-- DATA LISTING --
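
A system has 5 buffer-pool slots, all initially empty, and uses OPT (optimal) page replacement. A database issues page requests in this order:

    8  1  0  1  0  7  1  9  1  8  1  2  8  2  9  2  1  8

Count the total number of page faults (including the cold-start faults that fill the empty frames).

6

8 → fault, frames {8}
1 → fault, frames {8,1}
0 → fault, frames {8,1,0}
1 → hit
0 → hit
7 → fault, frames {8,1,0,7}
1 → hit
9 → fault, frames {8,1,0,7,9}
1 → hit
8 → hit
1 → hit
2 → fault, evict 7, frames {8,1,0,9,2}
8 → hit
2 → hit
9 → hit
2 → hit
1 → hit
8 → hit
Page faults: 6.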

-- WHAT THIS TASK INVOLVES --
Please retype the data, matching it exactly.

-- EXPECTED ANSWER --
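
A system has 5 buffer-pool slots, all initially empty, and uses OPT (optimal) page replacement. A database issues page requests in this order:

    8  1  0  1  0  7  1  9  1  8  1  2  8  2  9  2  1  8

Count the total number of page faults (including the cold-start faults that fill the empty frames).

6

8 → fault, frames {8}
1 → fault, frames {8,1}
0 → fault, frames {8,1,0}
1 → hit
0 → hit
7 → fault, frames {8,1,0,7}
1 → hit
9 → fault, frames {8,1,0,7,9}
1 → hit
8 → hit
1 → hit
2 → fault, evict 7, frames {8,1,0,9,2}
8 → hit
2 → hit
9 → hit
2 → hit
1 → hit
8 → hit
Page faults: 6.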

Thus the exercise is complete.